THE PROBLEM:
Transcribe the data below verbatim from the line with "Solve for the equilibrium per-mile" to the line with "Exporters W and". Include both of those lines.

[Stored items]
────────────────

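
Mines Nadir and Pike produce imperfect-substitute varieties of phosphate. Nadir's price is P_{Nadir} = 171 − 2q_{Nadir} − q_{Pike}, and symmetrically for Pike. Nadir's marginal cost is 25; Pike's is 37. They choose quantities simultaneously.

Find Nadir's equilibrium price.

85

Mine Nadir's profit: π = q_{Nadir}(171 − 2q_{Nadir} − q_{Pike}) − 25q_{Nadir}.
∂π/∂q_{Nadir} = 146 − 4q_{Nadir} − q_{Pike} = 0 ⇒ q_{Nadir} = 36.5 − 0.25q_{Pike}.
Similarly q_{Pike} = 33.5 − 0.25q_{Nadir}.
Substituting the second reaction function into the first: q_{Nadir} = 36.5 − 0.25(33.5 − 0.25q_{Nadir}), which gives 0.9375q_{Nadir} = 28.125 ⇒ q_{Nadir} = 30.
Then q_{Pike} = 33.5 − 0.25·30 = 26.
P_{Nadir} = 171 − 2·30 − 26 = 85.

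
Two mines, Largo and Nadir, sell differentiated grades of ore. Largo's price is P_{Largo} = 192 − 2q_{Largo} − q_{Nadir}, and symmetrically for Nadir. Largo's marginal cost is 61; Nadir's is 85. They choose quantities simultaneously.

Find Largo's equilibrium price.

116.6

Mine Largo's profit: π = q_{Largo}(192 − 2q_{Largo} − q_{Nadir}) − 61q_{Largo}.
∂π/∂q_{Largo} = 131 − 4q_{Largo} − q_{Nadir} = 0 ⇒ q_{Largo} = 32.75 − 0.25q_{Nadir}.
Similarly q_{Nadir} = 26.75 − 0.25q_{Largo}.
Plugging q_{Nadir} into Largo's best response: q_{Largo} = 32.75 − 0.25(26.75 − 0.25q_{Largo}) ⇒ 0.9375q_{Largo} = 26.0625, so q_{Largo} = 27.8.
Then q_{Nadir} = 26.75 − 0.25·27.8 = 19.8.
P_{Largo} = 192 − 2·27.8 − 19.8 = 116.6.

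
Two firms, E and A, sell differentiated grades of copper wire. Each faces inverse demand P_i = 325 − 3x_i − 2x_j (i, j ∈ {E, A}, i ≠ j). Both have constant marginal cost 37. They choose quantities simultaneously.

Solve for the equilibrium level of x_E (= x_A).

36

Firm E's profit: π = x_E(325 − 3x_E − 2x_A) − 37x_E.
∂π/∂x_E = 288 − 6x_E − 2x_A = 0 ⇒ x_E = 48 − (1/3)x_A.
The game is symmetric, so in equilibrium x_A = x_E: the reaction function gives (4/3)x_E = 48, hence x_E = 36.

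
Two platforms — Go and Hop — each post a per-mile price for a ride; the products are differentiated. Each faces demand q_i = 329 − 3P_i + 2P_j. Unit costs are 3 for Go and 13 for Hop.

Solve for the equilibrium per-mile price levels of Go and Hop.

Go's profit: π = (P_{Go} − 3)(329 − 3P_{Go} + 2P_{Hop}).
∂π/∂P_{Go} = 338 − 6P_{Go} + 2P_{Hop} = 0 ⇒ P_{Go} = 169/3 + (1/3)P_{Hop}.
Similarly P_{Hop} = 184/3 + (1/3)P_{Go}.
Substituting the second reaction function into the first: P_{Go} = 169/3 + (1/3)(184/3 + (1/3)P_{Go}), which gives (8/9)P_{Go} = 691/9 ⇒ P_{Go} = 86.375.
Then P_{Hop} = 184/3 + (1/3)·86.375 = 90.125.

86.375, 90.125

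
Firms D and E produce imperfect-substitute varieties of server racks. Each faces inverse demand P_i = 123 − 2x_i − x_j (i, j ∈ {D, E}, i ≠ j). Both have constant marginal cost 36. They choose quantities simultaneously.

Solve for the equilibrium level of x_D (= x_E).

Firm D's profit: π = x_D(123 − 2x_D − x_E) − 36x_D.
∂π/∂x_D = 87 − 4x_D − x_E = 0 ⇒ x_D = 21.75 − 0.25x_E.
By symmetry x_E = x_D; substituting into the reaction function, 1.25x_D = 21.75 and x_D = 17.4.

17.4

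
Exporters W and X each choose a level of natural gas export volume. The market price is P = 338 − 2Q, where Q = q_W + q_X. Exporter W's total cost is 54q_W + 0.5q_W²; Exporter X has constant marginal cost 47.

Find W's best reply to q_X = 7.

54

Exporter W's profit: π = q_W(338 − 2(q_W + q_X)) − 54q_W − 0.5q_W².
∂π/∂q_W = 284 − 5q_W − 2q_X = 0, so q_W = 56.8 − 0.4q_X.
At q_X = 7: q_W = 56.8 − 0.4·7 = 54.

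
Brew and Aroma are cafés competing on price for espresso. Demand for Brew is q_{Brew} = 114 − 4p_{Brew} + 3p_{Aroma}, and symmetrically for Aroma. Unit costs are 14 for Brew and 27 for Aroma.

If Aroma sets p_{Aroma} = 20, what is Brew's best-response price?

28.75

Brew's profit: π = (p_{Brew} − 14)(114 − 4p_{Brew} + 3p_{Aroma}).
∂π/∂p_{Brew} = 170 − 8p_{Brew} + 3p_{Aroma} = 0 ⇒ p_{Brew} = 21.25 + 0.375p_{Aroma}.
At p_{Aroma} = 20: p_{Brew} = 21.25 + 0.375·20 = 28.75.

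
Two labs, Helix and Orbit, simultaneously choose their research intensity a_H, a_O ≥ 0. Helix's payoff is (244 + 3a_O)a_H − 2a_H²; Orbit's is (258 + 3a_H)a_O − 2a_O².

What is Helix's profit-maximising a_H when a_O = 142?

167.5

Expanding Helix's payoff: 244a_H + 3a_Oa_H − 2a_H².
∂π/∂a_H = 244 + 3a_O − 4a_H = 0, so a_H = 61 + 0.75a_O.
At a_O = 142: a_H = 61 + 0.75·142 = 167.5.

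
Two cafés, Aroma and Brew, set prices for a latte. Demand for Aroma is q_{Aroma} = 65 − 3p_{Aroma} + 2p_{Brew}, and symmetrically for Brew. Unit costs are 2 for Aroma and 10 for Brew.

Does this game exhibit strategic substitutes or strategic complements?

Aroma's profit: π = (p_{Aroma} − 2)(65 − 3p_{Aroma} + 2p_{Brew}).
∂π/∂p_{Aroma} = 71 − 6p_{Aroma} + 2p_{Brew} = 0 ⇒ p_{Aroma} = 71/6 + (1/3)p_{Brew}.
The best-response slope dp_{Aroma}/dp_{Brew} = 1/3 > 0: the reaction function is upward-sloping, so the choices are strategic complements.

strategic complements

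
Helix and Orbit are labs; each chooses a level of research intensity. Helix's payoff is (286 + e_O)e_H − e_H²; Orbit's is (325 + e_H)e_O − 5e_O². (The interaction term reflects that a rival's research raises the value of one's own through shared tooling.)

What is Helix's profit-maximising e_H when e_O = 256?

Expanding Helix's payoff: 286e_H + e_Oe_H − e_H².
∂π/∂e_H = 286 + e_O − 2e_H = 0, so e_H = 143 + 0.5e_O.
At e_O = 256: e_H = 143 + 0.5·256 = 271.

271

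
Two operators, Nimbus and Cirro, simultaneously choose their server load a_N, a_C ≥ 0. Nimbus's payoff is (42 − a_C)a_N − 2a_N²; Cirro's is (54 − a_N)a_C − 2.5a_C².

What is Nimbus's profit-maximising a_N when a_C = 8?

Expanding Nimbus's payoff: 42a_N − a_Ca_N − 2a_N².
∂π/∂a_N = 42 − a_C − 4a_N = 0, so a_N = 10.5 − 0.25a_C.
At a_C = 8: a_N = 10.5 − 0.25·8 = 8.5.

8.5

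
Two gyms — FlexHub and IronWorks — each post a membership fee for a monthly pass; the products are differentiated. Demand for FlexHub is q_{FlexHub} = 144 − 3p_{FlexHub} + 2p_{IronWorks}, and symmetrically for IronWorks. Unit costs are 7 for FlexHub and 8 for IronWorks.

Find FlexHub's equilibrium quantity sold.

FlexHub's profit: π = (p_{FlexHub} − 7)(144 − 3p_{FlexHub} + 2p_{IronWorks}).
∂π/∂p_{FlexHub} = 165 − 6p_{FlexHub} + 2p_{IronWorks} = 0 ⇒ p_{FlexHub} = 27.5 + (1/3)p_{IronWorks}.
Similarly p_{IronWorks} = 28 + (1/3)p_{FlexHub}.
Substituting the second reaction function into the first: p_{FlexHub} = 27.5 + (1/3)(28 + (1/3)p_{FlexHub}), which gives (8/9)p_{FlexHub} = 221/6 ⇒ p_{FlexHub} = 41.4375.
Then p_{IronWorks} = 28 + (1/3)·41.4375 = 41.8125.
q_{FlexHub} = 144 − 3·41.4375 + 2·41.8125 = 103.3125.

103.3125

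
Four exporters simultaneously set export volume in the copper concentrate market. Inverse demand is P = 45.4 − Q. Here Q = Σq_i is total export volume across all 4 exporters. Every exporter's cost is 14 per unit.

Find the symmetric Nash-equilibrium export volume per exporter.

A representative exporter's profit is π_i = q_i(45.4 − Q) − 14q_i, with Q = q_i + Σ_{j≠i} q_j.
First-order condition: 31.4 − 2q_i − Σ_{j≠i} q_j = 0.
Imposing symmetry (q_j = q for all j) turns Σ_{j≠i} q_j into 3q, so 31.4 = 5q and q = 6.28.

6.28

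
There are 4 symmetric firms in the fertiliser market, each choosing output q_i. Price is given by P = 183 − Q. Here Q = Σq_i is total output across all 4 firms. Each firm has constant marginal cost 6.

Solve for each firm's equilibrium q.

A representative firm's profit is π_i = q_i(183 − Q) − 6q_i, with Q = q_i + Σ_{j≠i} q_j.
First-order condition: 177 − 2q_i − Σ_{j≠i} q_j = 0.
Imposing symmetry (q_j = q for all j) turns Σ_{j≠i} q_j into 3q, so 177 = 5q and q = 35.4.

35.4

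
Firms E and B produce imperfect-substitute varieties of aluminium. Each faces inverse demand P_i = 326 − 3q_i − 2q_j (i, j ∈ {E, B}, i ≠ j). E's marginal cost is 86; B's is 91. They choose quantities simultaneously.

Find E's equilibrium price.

Firm E's profit: π = q_E(326 − 3q_E − 2q_B) − 86q_E.
∂π/∂q_E = 240 − 6q_E − 2q_B = 0 ⇒ q_E = 40 − (1/3)q_B.
Similarly q_B = 235/6 − (1/3)q_E.
Plugging q_B into E's best response: q_E = 40 − (1/3)(235/6 − (1/3)q_E) ⇒ (8/9)q_E = 485/18, so q_E = 30.3125.
Then q_B = 235/6 − (1/3)·30.3125 = 29.0625.
P_E = 326 − 3·30.3125 − 2·29.0625 = 176.9375.

176.9375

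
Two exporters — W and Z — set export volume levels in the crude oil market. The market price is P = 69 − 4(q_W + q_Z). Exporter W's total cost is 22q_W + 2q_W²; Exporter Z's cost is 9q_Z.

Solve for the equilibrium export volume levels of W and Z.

1.7, 6.65

Exporter W's profit: π = q_W(69 − 4(q_W + q_Z)) − 22q_W − 2q_W².
∂π/∂q_W = 47 − 12q_W − 4q_Z = 0, so q_W = 47/12 − (1/3)q_Z.
For Z: ∂π/∂q_Z = 60 − 8q_Z − 4q_W = 0 ⇒ q_Z = 7.5 − 0.5q_W.
Solving the two reaction functions simultaneously: (1 − (−1/3)(−0.5))q_W = 47/12 − (1/3)·7.5, so (5/6)q_W = 17/12 and q_W = 1.7.
Then q_Z = 7.5 − 0.5·1.7 = 6.65.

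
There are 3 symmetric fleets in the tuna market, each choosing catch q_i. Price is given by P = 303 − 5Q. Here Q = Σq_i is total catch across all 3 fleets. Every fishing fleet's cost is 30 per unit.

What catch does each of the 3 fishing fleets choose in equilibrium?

A representative fishing fleet's profit is π_i = q_i(303 − 5Q) − 30q_i, with Q = q_i + Σ_{j≠i} q_j.
First-order condition: 273 − 10q_i − 5Σ_{j≠i} q_j = 0.
Imposing symmetry (q_j = q for all j) turns Σ_{j≠i} q_j into 2q, so 273 = 20q and q = 13.65.

13.65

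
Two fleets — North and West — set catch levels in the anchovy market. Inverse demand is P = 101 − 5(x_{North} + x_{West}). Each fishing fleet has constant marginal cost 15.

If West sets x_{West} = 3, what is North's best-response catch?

7.1

Fishing fleet North's profit: π = x_{North}(101 − 5(x_{North} + x_{West})) − 15x_{North}.
∂π/∂x_{North} = 86 − 10x_{North} − 5x_{West} = 0, so x_{North} = 8.6 − 0.5x_{West}.
At x_{West} = 3: x_{North} = 8.6 − 0.5·3 = 7.1.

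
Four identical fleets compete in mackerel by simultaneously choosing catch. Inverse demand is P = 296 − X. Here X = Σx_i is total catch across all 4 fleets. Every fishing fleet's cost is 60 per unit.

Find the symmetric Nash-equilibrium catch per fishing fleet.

47.2

A representative fishing fleet's profit is π_i = x_i(296 − X) − 60x_i, with X = x_i + Σ_{j≠i} x_j.
First-order condition: 236 − 2x_i − Σ_{j≠i} x_j = 0.
With identical fishing fleets, set every x_j = x: then 236 − 2x − 3x = 0, i.e. x = 236/5 = 47.2.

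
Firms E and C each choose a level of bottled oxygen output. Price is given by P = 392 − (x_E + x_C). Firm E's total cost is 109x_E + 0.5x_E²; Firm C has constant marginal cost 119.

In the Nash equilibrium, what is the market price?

Firm E's profit: π = x_E(392 − (x_E + x_C)) − 109x_E − 0.5x_E².
∂π/∂x_E = 283 − 3x_E − x_C = 0, so x_E = 283/3 − (1/3)x_C.
For C: ∂π/∂x_C = 273 − 2x_C − x_E = 0 ⇒ x_C = 136.5 − 0.5x_E.
Solving the two reaction functions simultaneously: (1 − (−1/3)(−0.5))x_E = 283/3 − (1/3)·136.5, so (5/6)x_E = 293/6 and x_E = 58.6.
Then x_C = 136.5 − 0.5·58.6 = 107.2.
Equilibrium price: P = 392 − 165.8 = 226.2.

226.2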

────────────────

FINAL ANSWER:
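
Solve for the equilibrium per-mile price levels of Go and Hop.

Go's profit: π = (P_{Go} − 3)(329 − 3P_{Go} + 2P_{Hop}).
∂π/∂P_{Go} = 338 − 6P_{Go} + 2P_{Hop} = 0 ⇒ P_{Go} = 169/3 + (1/3)P_{Hop}.
Similarly P_{Hop} = 184/3 + (1/3)P_{Go}.
Substituting the second reaction function into the first: P_{Go} = 169/3 + (1/3)(184/3 + (1/3)P_{Go}), which gives (8/9)P_{Go} = 691/9 ⇒ P_{Go} = 86.375.
Then P_{Hop} = 184/3 + (1/3)·86.375 = 90.125.

86.375, 90.125

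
Firms D and E produce imperfect-substitute varieties of server racks. Each faces inverse demand P_i = 123 − 2x_i − x_j (i, j ∈ {D, E}, i ≠ j). Both have constant marginal cost 36. They choose quantities simultaneously.

Solve for the equilibrium level of x_D (= x_E).

Firm D's profit: π = x_D(123 − 2x_D − x_E) − 36x_D.
∂π/∂x_D = 87 − 4x_D − x_E = 0 ⇒ x_D = 21.75 − 0.25x_E.
By symmetry x_E = x_D; substituting into the reaction function, 1.25x_D = 21.75 and x_D = 17.4.

17.4

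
Exporters W and X each choose a level of natural gas export volume. The market price is P = 338 − 2Q, where Q = q_W + q_X. Exporter W's total cost is 54q_W + 0.5q_W²; Exporter X has constant marginal cost 47.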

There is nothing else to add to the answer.